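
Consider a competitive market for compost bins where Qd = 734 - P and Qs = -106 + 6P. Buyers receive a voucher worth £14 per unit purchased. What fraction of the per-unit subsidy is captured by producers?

Pre-subsidy: 734 - P = -106 + 6P gives P* = 120, Q* = 614.
With the rebate, buyers effectively pay Pb = Ps − 14, where Ps is the price sellers receive.
Demand in terms of Ps becomes Qd = 734 − 1(Ps − 14) = 748 - Ps. Setting this equal to supply: 748 - Ps = -106 + 6Ps, so Ps = 122.
Buyers pay Pb = 122 − 14 = 108; Q' = -106 + 6·122 = 626.
Buyers' price falls by P* − Pb = 120 − 108 = 12; sellers' price rises by Ps − P* = 122 − 120 = 2.
So producers capture 2/14 = 1/7 of each unit of subsidy.

Producer share = 1/7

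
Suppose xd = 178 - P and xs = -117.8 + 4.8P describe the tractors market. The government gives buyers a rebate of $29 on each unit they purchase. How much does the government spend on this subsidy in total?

Pre-subsidy: 178 - P = -117.8 + 4.8P gives P* = 51, x* = 127.
With the rebate, buyers effectively pay Pb = Ps − 29, where Ps is the price sellers receive.
Demand in terms of Ps becomes xd = 178 − 1(Ps − 29) = 207 - Ps. Setting this equal to supply: 207 - Ps = -117.8 + 4.8Ps, so Ps = 56.
Buyers pay Pb = 56 − 29 = 27; x' = -117.8 + 4.8·56 = 151.
Government outlay = subsidy × quantity = 29 × 151 = 4379.

Government cost = $4379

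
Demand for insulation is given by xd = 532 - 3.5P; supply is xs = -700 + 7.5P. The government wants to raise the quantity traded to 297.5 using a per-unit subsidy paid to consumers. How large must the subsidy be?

At x = 297.5, invert demand for the buyer price: Pb = (532 − 297.5)/3.5 = 67; invert supply for the seller price: Ps = (297.5 − (-700))/7.5 = 133.
The subsidy must fill the gap: s = Ps − Pb = 133 − 67 = 66.

Required subsidy s = 66 per unit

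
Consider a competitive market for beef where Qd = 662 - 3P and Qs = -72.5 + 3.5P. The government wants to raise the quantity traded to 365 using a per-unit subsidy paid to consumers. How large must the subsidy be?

At Q = 365, invert demand for the buyer price: Pb = (662 − 365)/3 = 99; invert supply for the seller price: Ps = (365 − (-72.5))/3.5 = 125.
The subsidy must fill the gap: s = Ps − Pb = 125 − 99 = 26.

Required subsidy s = 26 per unit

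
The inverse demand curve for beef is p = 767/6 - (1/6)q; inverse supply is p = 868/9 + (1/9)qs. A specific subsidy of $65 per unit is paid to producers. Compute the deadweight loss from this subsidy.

Pre-subsidy: 767/6 - (1/6)q = 868/9 + (1/9)q gives q* = 113 and p* = 109.
With the subsidy, sellers receive ps = pb + 65 for each unit, where pb is the price buyers pay.
On the curves, pb = 767/6 - (1/6)q and ps = 868/9 + (1/9)q; the wedge ps − pb = 65 gives 868/9 + (1/9)q − (767/6 - (1/6)q) = 65, so q' = 347.
Then pb = 767/6 − (1/6)·347 = 70 and ps = 868/9 + (1/9)·347 = 135.
The subsidy expands output by 347 − 113 = 234 past the efficient level; on those units the gap between marginal cost and willingness to pay runs from 0 up to 65.
DWL = ½ × 65 × 234 = 7605.

Deadweight loss = $7605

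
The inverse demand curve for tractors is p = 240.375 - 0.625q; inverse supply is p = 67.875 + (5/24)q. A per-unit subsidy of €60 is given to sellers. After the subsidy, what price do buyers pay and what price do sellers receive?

Pre-subsidy: 240.375 - 0.625q = 67.875 + (5/24)q gives q* = 207 and p* = 111.
With the subsidy, sellers receive ps = pb + 60 for each unit, where pb is the price buyers pay.
On the curves, pb = 240.375 - 0.625q and ps = 67.875 + (5/24)q; the wedge ps − pb = 60 gives 67.875 + (5/24)q − (240.375 - 0.625q) = 60, so q' = 279.
Then pb = 240.375 − 0.625·279 = 66 and ps = 67.875 + (5/24)·279 = 126.

Buyers pay €66; sellers receive €126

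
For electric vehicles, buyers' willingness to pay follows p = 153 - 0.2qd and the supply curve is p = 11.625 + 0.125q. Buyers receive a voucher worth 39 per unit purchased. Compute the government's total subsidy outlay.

Government cost = 21645

Pre-subsidy: 153 - 0.2q = 11.625 + 0.125q gives q* = 435 and p* = 66.
With the rebate, buyers effectively pay pb = ps − 39, where ps is the price sellers receive.
On the curves, pb = 153 - 0.2q and ps = 11.625 + 0.125q; the wedge ps − pb = 39 gives 11.625 + 0.125q − (153 - 0.2q) = 39, so q' = 555.
Then pb = 153 − 0.2·555 = 42 and ps = 11.625 + 0.125·555 = 81.
Government outlay = subsidy × quantity = 39 × 555 = 21645.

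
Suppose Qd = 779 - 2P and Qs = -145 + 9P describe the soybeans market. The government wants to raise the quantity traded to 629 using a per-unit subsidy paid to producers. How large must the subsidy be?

Required subsidy s = 11 per unit

At Q = 629, invert demand for the buyer price: Pb = (779 − 629)/2 = 75; invert supply for the seller price: Ps = (629 − (-145))/9 = 86.
The subsidy must fill the gap: s = Ps − Pb = 86 − 75 = 11.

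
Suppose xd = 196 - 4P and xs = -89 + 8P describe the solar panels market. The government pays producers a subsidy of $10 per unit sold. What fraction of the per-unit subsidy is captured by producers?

Pre-subsidy: 196 - 4P = -89 + 8P gives P* = 23.75, x* = 101.
With the subsidy, sellers receive Ps = Pb + 10 for each unit, where Pb is the price buyers pay.
Supply in terms of Pb becomes xs = -89 + 8(Pb + 10) = -9 + 8Pb. Setting this equal to demand: 196 - 4Pb = -9 + 8Pb, so Pb = 205/12.
Sellers receive Ps = 205/12 + 10 = 325/12; x' = 196 − 4·(205/12) = 383/3.
Buyers' price falls by P* − Pb = 23.75 − 205/12 = 20/3; sellers' price rises by Ps − P* = 325/12 − 23.75 = 10/3.
So producers capture (10/3)/10 = 1/3 of each unit of subsidy.

Producer share = 1/3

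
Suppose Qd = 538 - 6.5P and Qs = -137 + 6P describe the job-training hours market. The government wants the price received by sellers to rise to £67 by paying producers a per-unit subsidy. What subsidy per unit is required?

At a seller price of 67, quantity supplied is -137 + 6·67 = 265.
Buyers absorb 265 only when they pay Pb with 538 − 6.5·Pb = 265, i.e. Pb = 42.
s = Ps − Pb = 67 − 42 = 25.

Required subsidy s = £25 per unit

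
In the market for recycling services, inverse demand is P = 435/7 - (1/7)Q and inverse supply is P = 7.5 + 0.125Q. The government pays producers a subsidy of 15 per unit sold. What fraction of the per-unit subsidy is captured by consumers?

Consumer share = 8/15

Pre-subsidy: 435/7 - (1/7)Q = 7.5 + 0.125Q gives Q* = 204 and P* = 33.
With the subsidy, sellers receive Ps = Pb + 15 for each unit, where Pb is the price buyers pay.
On the curves, Pb = 435/7 - (1/7)Q and Ps = 7.5 + 0.125Q; the wedge Ps − Pb = 15 gives 7.5 + 0.125Q − (435/7 - (1/7)Q) = 15, so Q' = 260.
Then Pb = 435/7 − (1/7)·260 = 25 and Ps = 7.5 + 0.125·260 = 40.
Buyers' price falls by P* − Pb = 33 − 25 = 8; sellers' price rises by Ps − P* = 40 − 33 = 7.
So consumers capture 8/15 = 8/15 of each unit of subsidy.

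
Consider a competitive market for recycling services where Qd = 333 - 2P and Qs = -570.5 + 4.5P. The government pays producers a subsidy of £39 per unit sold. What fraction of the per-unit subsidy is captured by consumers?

Consumer share = 9/13

Pre-subsidy: 333 - 2P = -570.5 + 4.5P gives P* = 139, Q* = 55.
With the subsidy, sellers receive Ps = Pb + 39 for each unit, where Pb is the price buyers pay.
Supply in terms of Pb becomes Qs = -570.5 + 4.5(Pb + 39) = -395 + 4.5Pb. Setting this equal to demand: 333 - 2Pb = -395 + 4.5Pb, so Pb = 112.
Sellers receive Ps = 112 + 39 = 151; Q' = 333 − 2·112 = 109.
Buyers' price falls by P* − Pb = 139 − 112 = 27; sellers' price rises by Ps − P* = 151 − 139 = 12.
So consumers capture 27/39 = 9/13 of each unit of subsidy.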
┄┄┄┄┄┄
*YOUR TASK:* Each line from the one holding "Consider a competitive market for recycling" through the last line of the data is to be transcribed exactly, with nothing else added.

*ANSWER AREA:*
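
Consider a competitive market for recycling services where Qd = 333 - 2P and Qs = -570.5 + 4.5P. The government pays producers a subsidy of £39 per unit sold. What fraction of the per-unit subsidy is captured by consumers?

Consumer share = 9/13

Pre-subsidy: 333 - 2P = -570.5 + 4.5P gives P* = 139, Q* = 55.
With the subsidy, sellers receive Ps = Pb + 39 for each unit, where Pb is the price buyers pay.
Supply in terms of Pb becomes Qs = -570.5 + 4.5(Pb + 39) = -395 + 4.5Pb. Setting this equal to demand: 333 - 2Pb = -395 + 4.5Pb, so Pb = 112.
Sellers receive Ps = 112 + 39 = 151; Q' = 333 − 2·112 = 109.
Buyers' price falls by P* − Pb = 139 − 112 = 27; sellers' price rises by Ps − P* = 151 − 139 = 12.
So consumers capture 27/39 = 9/13 of each unit of subsidy.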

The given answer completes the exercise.